TASK TO CARRY OUT: Restate the entries below without a single change.

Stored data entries
[Start of Attachment]

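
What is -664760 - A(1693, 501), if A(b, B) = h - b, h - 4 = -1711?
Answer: -661360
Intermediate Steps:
h = -1707 (h = 4 - 1711 = -1707)
A(b, B) = -1707 - b
-664760 - A(1693, 501) = -664760 - (-1707 - 1*1693) = -664760 - (-1707 - 1693) = -664760 - 1*(-3400) = -664760 + 3400 = -661360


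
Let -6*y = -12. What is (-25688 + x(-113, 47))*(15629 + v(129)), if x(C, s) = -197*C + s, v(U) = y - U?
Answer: -52396760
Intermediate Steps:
y = 2 (y = -⅙*(-12) = 2)
v(U) = 2 - U
x(C, s) = s - 197*C
(-25688 + x(-113, 47))*(15629 + v(129)) = (-25688 + (47 - 197*(-113)))*(15629 + (2 - 1*129)) = (-25688 + (47 + 22261))*(15629 + (2 - 129)) = (-25688 + 22308)*(15629 - 127) = -3380*15502 = -52396760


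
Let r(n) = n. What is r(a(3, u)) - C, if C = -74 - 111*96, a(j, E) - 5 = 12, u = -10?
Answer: 10747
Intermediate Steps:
a(j, E) = 17 (a(j, E) = 5 + 12 = 17)
C = -10730 (C = -74 - 10656 = -10730)
r(a(3, u)) - C = 17 - 1*(-10730) = 17 + 10730 = 10747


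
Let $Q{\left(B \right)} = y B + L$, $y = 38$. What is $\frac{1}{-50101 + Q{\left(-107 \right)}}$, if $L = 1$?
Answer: $- \frac{1}{54166} \approx -1.8462 \cdot 10^{-5}$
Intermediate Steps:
$Q{\left(B \right)} = 1 + 38 B$ ($Q{\left(B \right)} = 38 B + 1 = 1 + 38 B$)
$\frac{1}{-50101 + Q{\left(-107 \right)}} = \frac{1}{-50101 + \left(1 + 38 \left(-107\right)\right)} = \frac{1}{-50101 + \left(1 - 4066\right)} = \frac{1}{-50101 - 4065} = \frac{1}{-54166} = - \frac{1}{54166}$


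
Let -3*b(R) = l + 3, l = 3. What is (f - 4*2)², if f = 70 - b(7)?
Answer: 4096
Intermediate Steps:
b(R) = -2 (b(R) = -(3 + 3)/3 = -⅓*6 = -2)
f = 72 (f = 70 - 1*(-2) = 70 + 2 = 72)
(f - 4*2)² = (72 - 4*2)² = (72 - 8)² = 64² = 4096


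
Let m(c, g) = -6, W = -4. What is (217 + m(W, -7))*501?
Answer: 105711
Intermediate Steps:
(217 + m(W, -7))*501 = (217 - 6)*501 = 211*501 = 105711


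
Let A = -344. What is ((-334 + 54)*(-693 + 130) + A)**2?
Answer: 24742031616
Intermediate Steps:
((-334 + 54)*(-693 + 130) + A)**2 = ((-334 + 54)*(-693 + 130) - 344)**2 = (-280*(-563) - 344)**2 = (157640 - 344)**2 = 157296**2 = 24742031616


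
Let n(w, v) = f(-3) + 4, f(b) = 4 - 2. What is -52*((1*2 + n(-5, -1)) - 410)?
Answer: 20904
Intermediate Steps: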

[End of Attachment]

WRITTEN RESPONSE:
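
What is -664760 - A(1693, 501), if A(b, B) = h - b, h - 4 = -1711?
Answer: -661360
Intermediate Steps:
h = -1707 (h = 4 - 1711 = -1707)
A(b, B) = -1707 - b
-664760 - A(1693, 501) = -664760 - (-1707 - 1*1693) = -664760 - (-1707 - 1693) = -664760 - 1*(-3400) = -664760 + 3400 = -661360


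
Let -6*y = -12. What is (-25688 + x(-113, 47))*(15629 + v(129)), if x(C, s) = -197*C + s, v(U) = y - U?
Answer: -52396760
Intermediate Steps:
y = 2 (y = -⅙*(-12) = 2)
v(U) = 2 - U
x(C, s) = s - 197*C
(-25688 + x(-113, 47))*(15629 + v(129)) = (-25688 + (47 - 197*(-113)))*(15629 + (2 - 1*129)) = (-25688 + (47 + 22261))*(15629 + (2 - 129)) = (-25688 + 22308)*(15629 - 127) = -3380*15502 = -52396760


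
Let r(n) = n. What is r(a(3, u)) - C, if C = -74 - 111*96, a(j, E) - 5 = 12, u = -10?
Answer: 10747
Intermediate Steps:
a(j, E) = 17 (a(j, E) = 5 + 12 = 17)
C = -10730 (C = -74 - 10656 = -10730)
r(a(3, u)) - C = 17 - 1*(-10730) = 17 + 10730 = 10747


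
Let $Q{\left(B \right)} = y B + L$, $y = 38$. What is $\frac{1}{-50101 + Q{\left(-107 \right)}}$, if $L = 1$?
Answer: $- \frac{1}{54166} \approx -1.8462 \cdot 10^{-5}$
Intermediate Steps:
$Q{\left(B \right)} = 1 + 38 B$ ($Q{\left(B \right)} = 38 B + 1 = 1 + 38 B$)
$\frac{1}{-50101 + Q{\left(-107 \right)}} = \frac{1}{-50101 + \left(1 + 38 \left(-107\right)\right)} = \frac{1}{-50101 + \left(1 - 4066\right)} = \frac{1}{-50101 - 4065} = \frac{1}{-54166} = - \frac{1}{54166}$


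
Let -3*b(R) = l + 3, l = 3. What is (f - 4*2)², if f = 70 - b(7)?
Answer: 4096
Intermediate Steps:
b(R) = -2 (b(R) = -(3 + 3)/3 = -⅓*6 = -2)
f = 72 (f = 70 - 1*(-2) = 70 + 2 = 72)
(f - 4*2)² = (72 - 4*2)² = (72 - 8)² = 64² = 4096


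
Let m(c, g) = -6, W = -4. What is (217 + m(W, -7))*501?
Answer: 105711
Intermediate Steps:
(217 + m(W, -7))*501 = (217 - 6)*501 = 211*501 = 105711


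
Let A = -344. What is ((-334 + 54)*(-693 + 130) + A)**2?
Answer: 24742031616
Intermediate Steps:
((-334 + 54)*(-693 + 130) + A)**2 = ((-334 + 54)*(-693 + 130) - 344)**2 = (-280*(-563) - 344)**2 = (157640 - 344)**2 = 157296**2 = 24742031616


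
Let n(w, v) = f(-3) + 4, f(b) = 4 - 2. What is -52*((1*2 + n(-5, -1)) - 410)?
Answer: 20904
Intermediate Steps: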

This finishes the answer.